→ **Data in this exercise**:
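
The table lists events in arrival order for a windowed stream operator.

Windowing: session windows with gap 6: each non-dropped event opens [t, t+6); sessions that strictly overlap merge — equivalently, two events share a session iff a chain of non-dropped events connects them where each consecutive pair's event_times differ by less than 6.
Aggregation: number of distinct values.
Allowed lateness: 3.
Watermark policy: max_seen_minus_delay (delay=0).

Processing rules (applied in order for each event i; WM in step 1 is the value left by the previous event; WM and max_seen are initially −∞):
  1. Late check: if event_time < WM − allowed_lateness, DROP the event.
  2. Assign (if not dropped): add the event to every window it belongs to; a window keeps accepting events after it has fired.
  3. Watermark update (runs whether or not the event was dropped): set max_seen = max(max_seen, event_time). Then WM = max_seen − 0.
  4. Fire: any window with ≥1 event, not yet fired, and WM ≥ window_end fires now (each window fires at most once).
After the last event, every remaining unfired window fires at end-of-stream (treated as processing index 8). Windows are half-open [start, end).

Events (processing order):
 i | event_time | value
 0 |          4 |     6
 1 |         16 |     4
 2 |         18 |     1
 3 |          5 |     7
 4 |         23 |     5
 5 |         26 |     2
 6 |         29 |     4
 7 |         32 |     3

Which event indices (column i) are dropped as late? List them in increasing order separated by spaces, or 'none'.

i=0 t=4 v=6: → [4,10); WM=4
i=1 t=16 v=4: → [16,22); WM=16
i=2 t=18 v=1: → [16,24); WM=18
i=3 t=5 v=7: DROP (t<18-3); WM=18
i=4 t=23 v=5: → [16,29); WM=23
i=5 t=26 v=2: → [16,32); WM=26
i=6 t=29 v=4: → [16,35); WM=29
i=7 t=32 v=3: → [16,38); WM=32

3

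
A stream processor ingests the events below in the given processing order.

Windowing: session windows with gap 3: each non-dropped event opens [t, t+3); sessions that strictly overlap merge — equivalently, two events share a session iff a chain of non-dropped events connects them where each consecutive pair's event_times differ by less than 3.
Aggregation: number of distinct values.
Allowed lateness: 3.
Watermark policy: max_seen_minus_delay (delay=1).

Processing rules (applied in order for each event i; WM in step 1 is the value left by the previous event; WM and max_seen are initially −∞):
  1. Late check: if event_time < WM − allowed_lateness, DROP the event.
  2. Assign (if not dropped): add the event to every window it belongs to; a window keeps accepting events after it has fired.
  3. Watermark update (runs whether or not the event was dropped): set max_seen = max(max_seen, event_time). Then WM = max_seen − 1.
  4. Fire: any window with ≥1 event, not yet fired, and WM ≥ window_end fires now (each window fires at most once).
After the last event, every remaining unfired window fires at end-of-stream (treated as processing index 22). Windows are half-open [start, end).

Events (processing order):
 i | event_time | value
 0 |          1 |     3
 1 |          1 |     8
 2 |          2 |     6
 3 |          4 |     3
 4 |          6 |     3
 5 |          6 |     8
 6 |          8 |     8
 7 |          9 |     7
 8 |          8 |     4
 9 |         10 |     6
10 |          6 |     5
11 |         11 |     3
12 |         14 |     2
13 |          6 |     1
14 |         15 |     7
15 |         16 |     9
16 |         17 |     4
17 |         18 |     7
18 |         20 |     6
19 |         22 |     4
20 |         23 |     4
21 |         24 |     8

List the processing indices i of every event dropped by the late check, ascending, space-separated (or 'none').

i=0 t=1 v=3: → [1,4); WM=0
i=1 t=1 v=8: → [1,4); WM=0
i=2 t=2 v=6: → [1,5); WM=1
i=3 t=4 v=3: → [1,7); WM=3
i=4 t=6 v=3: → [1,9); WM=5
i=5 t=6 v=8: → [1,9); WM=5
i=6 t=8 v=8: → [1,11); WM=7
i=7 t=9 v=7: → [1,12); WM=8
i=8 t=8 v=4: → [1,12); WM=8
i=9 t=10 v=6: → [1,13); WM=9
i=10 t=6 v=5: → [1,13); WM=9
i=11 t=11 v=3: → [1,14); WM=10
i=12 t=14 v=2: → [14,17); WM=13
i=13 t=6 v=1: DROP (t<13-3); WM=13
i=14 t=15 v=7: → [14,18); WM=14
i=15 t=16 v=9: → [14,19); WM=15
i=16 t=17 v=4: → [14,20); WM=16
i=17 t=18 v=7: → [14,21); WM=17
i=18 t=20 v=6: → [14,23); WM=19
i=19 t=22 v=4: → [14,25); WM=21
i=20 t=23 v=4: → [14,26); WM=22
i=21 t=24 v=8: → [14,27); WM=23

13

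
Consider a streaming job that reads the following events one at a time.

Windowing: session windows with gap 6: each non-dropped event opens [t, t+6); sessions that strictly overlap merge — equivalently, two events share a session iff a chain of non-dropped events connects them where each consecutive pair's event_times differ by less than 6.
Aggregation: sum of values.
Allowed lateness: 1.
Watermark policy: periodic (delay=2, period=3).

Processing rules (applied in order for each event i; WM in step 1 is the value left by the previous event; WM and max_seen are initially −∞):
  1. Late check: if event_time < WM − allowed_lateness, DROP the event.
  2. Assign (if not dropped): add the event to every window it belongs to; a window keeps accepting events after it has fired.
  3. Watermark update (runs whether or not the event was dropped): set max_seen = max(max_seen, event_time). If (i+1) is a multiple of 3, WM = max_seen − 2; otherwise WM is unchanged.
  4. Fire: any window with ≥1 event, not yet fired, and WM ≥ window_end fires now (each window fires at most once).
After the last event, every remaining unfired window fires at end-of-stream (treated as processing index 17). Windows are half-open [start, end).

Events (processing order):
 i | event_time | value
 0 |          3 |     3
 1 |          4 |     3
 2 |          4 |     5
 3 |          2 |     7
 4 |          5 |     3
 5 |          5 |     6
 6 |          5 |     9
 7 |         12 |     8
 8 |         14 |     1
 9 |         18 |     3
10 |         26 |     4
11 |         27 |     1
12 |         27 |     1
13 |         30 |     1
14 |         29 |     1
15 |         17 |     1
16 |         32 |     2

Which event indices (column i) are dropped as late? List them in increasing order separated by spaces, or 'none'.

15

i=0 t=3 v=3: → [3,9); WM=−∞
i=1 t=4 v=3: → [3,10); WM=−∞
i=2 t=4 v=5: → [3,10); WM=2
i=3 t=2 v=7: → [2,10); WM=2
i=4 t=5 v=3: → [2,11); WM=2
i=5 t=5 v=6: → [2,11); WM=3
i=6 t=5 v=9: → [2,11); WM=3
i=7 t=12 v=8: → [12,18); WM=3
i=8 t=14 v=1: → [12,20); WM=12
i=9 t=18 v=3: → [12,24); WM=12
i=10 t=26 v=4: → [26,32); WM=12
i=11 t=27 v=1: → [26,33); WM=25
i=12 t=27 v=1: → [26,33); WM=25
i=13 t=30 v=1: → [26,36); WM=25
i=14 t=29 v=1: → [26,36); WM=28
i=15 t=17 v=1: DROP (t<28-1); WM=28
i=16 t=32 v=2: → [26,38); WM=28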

→ **Directions for this task**: Set down the records again, exactly.

→ **Written response**:
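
The table lists events in arrival order for a windowed stream operator.

Windowing: session windows with gap 6: each non-dropped event opens [t, t+6); sessions that strictly overlap merge — equivalently, two events share a session iff a chain of non-dropped events connects them where each consecutive pair's event_times differ by less than 6.
Aggregation: number of distinct values.
Allowed lateness: 3.
Watermark policy: max_seen_minus_delay (delay=0).

Processing rules (applied in order for each event i; WM in step 1 is the value left by the previous event; WM and max_seen are initially −∞):
  1. Late check: if event_time < WM − allowed_lateness, DROP the event.
  2. Assign (if not dropped): add the event to every window it belongs to; a window keeps accepting events after it has fired.
  3. Watermark update (runs whether or not the event was dropped): set max_seen = max(max_seen, event_time). Then WM = max_seen − 0.
  4. Fire: any window with ≥1 event, not yet fired, and WM ≥ window_end fires now (each window fires at most once).
After the last event, every remaining unfired window fires at end-of-stream (treated as processing index 8). Windows are half-open [start, end).

Events (processing order):
 i | event_time | value
 0 |          4 |     6
 1 |         16 |     4
 2 |         18 |     1
 3 |          5 |     7
 4 |         23 |     5
 5 |         26 |     2
 6 |         29 |     4
 7 |         32 |     3

Which event indices (column i) are dropped as late? List them in increasing order separated by spaces, or 'none'.

i=0 t=4 v=6: → [4,10); WM=4
i=1 t=16 v=4: → [16,22); WM=16
i=2 t=18 v=1: → [16,24); WM=18
i=3 t=5 v=7: DROP (t<18-3); WM=18
i=4 t=23 v=5: → [16,29); WM=23
i=5 t=26 v=2: → [16,32); WM=26
i=6 t=29 v=4: → [16,35); WM=29
i=7 t=32 v=3: → [16,38); WM=32

3

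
A stream processor ingests the events below in the given processing order.

Windowing: session windows with gap 3: each non-dropped event opens [t, t+3); sessions that strictly overlap merge — equivalently, two events share a session iff a chain of non-dropped events connects them where each consecutive pair's event_times differ by less than 3.
Aggregation: number of distinct values.
Allowed lateness: 3.
Watermark policy: max_seen_minus_delay (delay=1).

Processing rules (applied in order for each event i; WM in step 1 is the value left by the previous event; WM and max_seen are initially −∞):
  1. Late check: if event_time < WM − allowed_lateness, DROP the event.
  2. Assign (if not dropped): add the event to every window it belongs to; a window keeps accepting events after it has fired.
  3. Watermark update (runs whether or not the event was dropped): set max_seen = max(max_seen, event_time). Then WM = max_seen − 1.
  4. Fire: any window with ≥1 event, not yet fired, and WM ≥ window_end fires now (each window fires at most once).
After the last event, every remaining unfired window fires at end-of-stream (treated as processing index 22). Windows are half-open [start, end).

Events (processing order):
 i | event_time | value
 0 |          1 |     3
 1 |          1 |     8
 2 |          2 |     6
 3 |          4 |     3
 4 |          6 |     3
 5 |          6 |     8
 6 |          8 |     8
 7 |          9 |     7
 8 |          8 |     4
 9 |         10 |     6
10 |          6 |     5
11 |         11 |     3
12 |         14 |     2
13 |          6 |     1
14 |         15 |     7
15 |         16 |     9
16 |         17 |     4
17 |         18 |     7
18 |         20 |     6
19 |         22 |     4
20 |         23 |     4
21 |         24 |     8

List the processing indices i of every event dropped by the late check, ascending, space-separated (or 'none').

i=0 t=1 v=3: → [1,4); WM=0
i=1 t=1 v=8: → [1,4); WM=0
i=2 t=2 v=6: → [1,5); WM=1
i=3 t=4 v=3: → [1,7); WM=3
i=4 t=6 v=3: → [1,9); WM=5
i=5 t=6 v=8: → [1,9); WM=5
i=6 t=8 v=8: → [1,11); WM=7
i=7 t=9 v=7: → [1,12); WM=8
i=8 t=8 v=4: → [1,12); WM=8
i=9 t=10 v=6: → [1,13); WM=9
i=10 t=6 v=5: → [1,13); WM=9
i=11 t=11 v=3: → [1,14); WM=10
i=12 t=14 v=2: → [14,17); WM=13
i=13 t=6 v=1: DROP (t<13-3); WM=13
i=14 t=15 v=7: → [14,18); WM=14
i=15 t=16 v=9: → [14,19); WM=15
i=16 t=17 v=4: → [14,20); WM=16
i=17 t=18 v=7: → [14,21); WM=17
i=18 t=20 v=6: → [14,23); WM=19
i=19 t=22 v=4: → [14,25); WM=21
i=20 t=23 v=4: → [14,26); WM=22
i=21 t=24 v=8: → [14,27); WM=23

13

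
Consider a streaming job that reads the following events one at a time.

Windowing: session windows with gap 6: each non-dropped event opens [t, t+6); sessions that strictly overlap merge — equivalently, two events share a session iff a chain of non-dropped events connects them where each consecutive pair's event_times differ by less than 6.
Aggregation: sum of values.
Allowed lateness: 1.
Watermark policy: periodic (delay=2, period=3).

Processing rules (applied in order for each event i; WM in step 1 is the value left by the previous event; WM and max_seen are initially −∞):
  1. Late check: if event_time < WM − allowed_lateness, DROP the event.
  2. Assign (if not dropped): add the event to every window it belongs to; a window keeps accepting events after it has fired.
  3. Watermark update (runs whether or not the event was dropped): set max_seen = max(max_seen, event_time). If (i+1) is a multiple of 3, WM = max_seen − 2; otherwise WM is unchanged.
  4. Fire: any window with ≥1 event, not yet fired, and WM ≥ window_end fires now (each window fires at most once).
After the last event, every remaining unfired window fires at end-of-stream (treated as processing index 17). Windows are half-open [start, end).

Events (processing order):
 i | event_time | value
 0 |          3 |     3
 1 |          4 |     3
 2 |          4 |     5
 3 |          2 |     7
 4 |          5 |     3
 5 |          5 |     6
 6 |          5 |     9
 7 |         12 |     8
 8 |         14 |     1
 9 |         18 |     3
10 |         26 |     4
11 |         27 |     1
12 |         27 |     1
13 |         30 |     1
14 |         29 |     1
15 |         17 |     1
16 |         32 |     2

Which event indices (column i) are dropped as late? List them in increasing order separated by spaces, or 'none'.

15

i=0 t=3 v=3: → [3,9); WM=−∞
i=1 t=4 v=3: → [3,10); WM=−∞
i=2 t=4 v=5: → [3,10); WM=2
i=3 t=2 v=7: → [2,10); WM=2
i=4 t=5 v=3: → [2,11); WM=2
i=5 t=5 v=6: → [2,11); WM=3
i=6 t=5 v=9: → [2,11); WM=3
i=7 t=12 v=8: → [12,18); WM=3
i=8 t=14 v=1: → [12,20); WM=12
i=9 t=18 v=3: → [12,24); WM=12
i=10 t=26 v=4: → [26,32); WM=12
i=11 t=27 v=1: → [26,33); WM=25
i=12 t=27 v=1: → [26,33); WM=25
i=13 t=30 v=1: → [26,36); WM=25
i=14 t=29 v=1: → [26,36); WM=28
i=15 t=17 v=1: DROP (t<28-1); WM=28
i=16 t=32 v=2: → [26,38); WM=28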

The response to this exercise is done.